In the listing below, locate the line that contains "The following input-output" and the line that contains "16, 32] -> 8". Restate word for word those two lines and every line between them, and nothing else.

═══ Material to process

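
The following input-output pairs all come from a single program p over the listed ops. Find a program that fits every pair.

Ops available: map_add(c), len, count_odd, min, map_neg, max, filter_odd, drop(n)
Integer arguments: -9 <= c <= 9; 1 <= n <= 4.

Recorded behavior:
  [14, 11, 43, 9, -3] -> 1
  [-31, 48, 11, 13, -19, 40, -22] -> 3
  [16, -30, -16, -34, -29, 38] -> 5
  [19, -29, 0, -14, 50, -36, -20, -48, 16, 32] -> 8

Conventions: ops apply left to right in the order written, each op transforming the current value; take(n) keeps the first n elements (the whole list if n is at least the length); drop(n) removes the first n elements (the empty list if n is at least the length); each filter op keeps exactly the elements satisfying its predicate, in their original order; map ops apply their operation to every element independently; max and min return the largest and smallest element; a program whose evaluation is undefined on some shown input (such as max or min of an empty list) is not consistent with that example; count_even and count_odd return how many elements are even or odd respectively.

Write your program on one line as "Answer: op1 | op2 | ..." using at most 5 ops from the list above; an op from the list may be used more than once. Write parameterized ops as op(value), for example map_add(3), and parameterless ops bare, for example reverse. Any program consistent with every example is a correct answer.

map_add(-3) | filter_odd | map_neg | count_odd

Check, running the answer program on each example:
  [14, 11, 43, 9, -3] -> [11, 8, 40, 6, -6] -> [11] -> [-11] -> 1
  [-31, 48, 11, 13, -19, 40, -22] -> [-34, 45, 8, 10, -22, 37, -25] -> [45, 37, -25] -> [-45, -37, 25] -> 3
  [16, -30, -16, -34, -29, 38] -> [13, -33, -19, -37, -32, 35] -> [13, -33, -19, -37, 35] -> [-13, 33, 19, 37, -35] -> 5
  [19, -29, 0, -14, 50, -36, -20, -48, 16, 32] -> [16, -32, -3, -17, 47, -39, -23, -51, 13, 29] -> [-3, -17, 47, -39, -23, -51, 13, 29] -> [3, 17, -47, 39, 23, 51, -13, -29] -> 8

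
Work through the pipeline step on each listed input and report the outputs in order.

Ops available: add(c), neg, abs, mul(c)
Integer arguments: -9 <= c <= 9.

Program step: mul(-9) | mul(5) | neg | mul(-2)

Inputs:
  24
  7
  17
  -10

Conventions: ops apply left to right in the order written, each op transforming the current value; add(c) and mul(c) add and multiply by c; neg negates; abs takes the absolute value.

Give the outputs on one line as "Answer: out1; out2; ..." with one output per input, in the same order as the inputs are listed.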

══════
═══ Material to process

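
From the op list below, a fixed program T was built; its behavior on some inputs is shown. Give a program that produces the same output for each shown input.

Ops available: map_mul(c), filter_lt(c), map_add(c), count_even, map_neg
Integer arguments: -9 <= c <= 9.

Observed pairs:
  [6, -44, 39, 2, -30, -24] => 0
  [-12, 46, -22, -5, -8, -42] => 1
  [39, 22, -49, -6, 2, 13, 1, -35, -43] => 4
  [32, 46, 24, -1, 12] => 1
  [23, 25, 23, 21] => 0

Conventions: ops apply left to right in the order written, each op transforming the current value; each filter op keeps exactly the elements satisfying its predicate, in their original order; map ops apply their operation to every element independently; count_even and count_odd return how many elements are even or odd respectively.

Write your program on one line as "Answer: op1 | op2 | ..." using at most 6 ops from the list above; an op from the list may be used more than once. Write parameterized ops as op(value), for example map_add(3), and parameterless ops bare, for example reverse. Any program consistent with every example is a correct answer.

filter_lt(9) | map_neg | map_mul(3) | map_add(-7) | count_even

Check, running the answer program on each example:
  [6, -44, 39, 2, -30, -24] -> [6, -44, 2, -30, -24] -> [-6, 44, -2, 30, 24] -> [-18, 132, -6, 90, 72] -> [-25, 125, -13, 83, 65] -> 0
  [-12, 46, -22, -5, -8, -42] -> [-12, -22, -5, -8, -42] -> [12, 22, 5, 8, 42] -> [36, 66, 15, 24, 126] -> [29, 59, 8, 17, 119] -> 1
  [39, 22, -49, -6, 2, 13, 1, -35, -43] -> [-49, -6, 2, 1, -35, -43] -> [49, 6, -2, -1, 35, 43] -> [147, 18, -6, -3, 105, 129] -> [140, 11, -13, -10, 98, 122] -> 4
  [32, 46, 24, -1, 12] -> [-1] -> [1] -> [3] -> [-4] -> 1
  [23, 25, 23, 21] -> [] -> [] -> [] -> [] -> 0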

══════

**Result for this task**.
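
The following input-output pairs all come from a single program p over the listed ops. Find a program that fits every pair.

Ops available: map_add(c), len, count_odd, min, map_neg, max, filter_odd, drop(n)
Integer arguments: -9 <= c <= 9; 1 <= n <= 4.

Recorded behavior:
  [14, 11, 43, 9, -3] -> 1
  [-31, 48, 11, 13, -19, 40, -22] -> 3
  [16, -30, -16, -34, -29, 38] -> 5
  [19, -29, 0, -14, 50, -36, -20, -48, 16, 32] -> 8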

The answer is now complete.